- THE PROBLEM: The records should be written out in full, with nothing altered.

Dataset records
************

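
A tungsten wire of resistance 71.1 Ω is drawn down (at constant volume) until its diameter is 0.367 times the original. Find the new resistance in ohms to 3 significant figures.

3920 Ω

Volume constant ⇒ L' = L/r² with r = 0.367. R' = ρL'/A' = ρ(L/r²)/(πr²d₀²/4) = R/r⁴.
R' = 55.12 × 71.1 = 3920 Ω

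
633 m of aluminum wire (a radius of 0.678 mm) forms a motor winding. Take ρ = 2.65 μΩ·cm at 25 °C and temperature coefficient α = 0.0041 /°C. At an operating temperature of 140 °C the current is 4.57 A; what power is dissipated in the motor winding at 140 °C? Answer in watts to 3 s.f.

ρ = 2.65 μΩ·cm = 2.65×10^-8 Ω·m
A = πr² = π(6.7800e-04 m)² = 1.444e-06 m²
R₍25₎ = ρL/A = (2.65×10^-8)(633)/(1.444e-06) = 11.62 Ω
R₍140₎ = R₍25₎(1 + αΔT) = 11.62 × (1 + 0.0041×115) = 17.09 Ω
P = I²R = (4.57)² × 17.09 = 357 W

357 W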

************

- YOUR SOLUTION:
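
A tungsten wire of resistance 71.1 Ω is drawn down (at constant volume) until its diameter is 0.367 times the original. Find the new resistance in ohms to 3 significant figures.

3920 Ω

Volume constant ⇒ L' = L/r² with r = 0.367. R' = ρL'/A' = ρ(L/r²)/(πr²d₀²/4) = R/r⁴.
R' = 55.12 × 71.1 = 3920 Ω

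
633 m of aluminum wire (a radius of 0.678 mm) forms a motor winding. Take ρ = 2.65 μΩ·cm at 25 °C and temperature coefficient α = 0.0041 /°C. At an operating temperature of 140 °C the current is 4.57 A; what power is dissipated in the motor winding at 140 °C? Answer in watts to 3 s.f.

ρ = 2.65 μΩ·cm = 2.65×10^-8 Ω·m
A = πr² = π(6.7800e-04 m)² = 1.444e-06 m²
R₍25₎ = ρL/A = (2.65×10^-8)(633)/(1.444e-06) = 11.62 Ω
R₍140₎ = R₍25₎(1 + αΔT) = 11.62 × (1 + 0.0041×115) = 17.09 Ω
P = I²R = (4.57)² × 17.09 = 357 W

357 W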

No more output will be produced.